◆ Work instruction
With no line left out, restate the data word for word.

◆ Data for this exercise

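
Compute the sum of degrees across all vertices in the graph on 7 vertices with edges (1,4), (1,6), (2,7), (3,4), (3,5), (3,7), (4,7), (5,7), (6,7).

Step 1: Count edges incident to each vertex:
  deg(1) = 2 (neighbors: 4, 6)
  deg(2) = 1 (neighbors: 7)
  deg(3) = 3 (neighbors: 4, 5, 7)
  deg(4) = 3 (neighbors: 1, 3, 7)
  deg(5) = 2 (neighbors: 3, 7)
  deg(6) = 2 (neighbors: 1, 7)
  deg(7) = 5 (neighbors: 2, 3, 4, 5, 6)

Step 2: Sum all degrees:
  2 + 1 + 3 + 3 + 2 + 2 + 5 = 18

Verification: sum of degrees = 2 * |E| = 2 * 9 = 18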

◆ Answer to the problem
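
Compute the sum of degrees across all vertices in the graph on 7 vertices with edges (1,4), (1,6), (2,7), (3,4), (3,5), (3,7), (4,7), (5,7), (6,7).

Step 1: Count edges incident to each vertex:
  deg(1) = 2 (neighbors: 4, 6)
  deg(2) = 1 (neighbors: 7)
  deg(3) = 3 (neighbors: 4, 5, 7)
  deg(4) = 3 (neighbors: 1, 3, 7)
  deg(5) = 2 (neighbors: 3, 7)
  deg(6) = 2 (neighbors: 1, 7)
  deg(7) = 5 (neighbors: 2, 3, 4, 5, 6)

Step 2: Sum all degrees:
  2 + 1 + 3 + 3 + 2 + 2 + 5 = 18

Verification: sum of degrees = 2 * |E| = 2 * 9 = 18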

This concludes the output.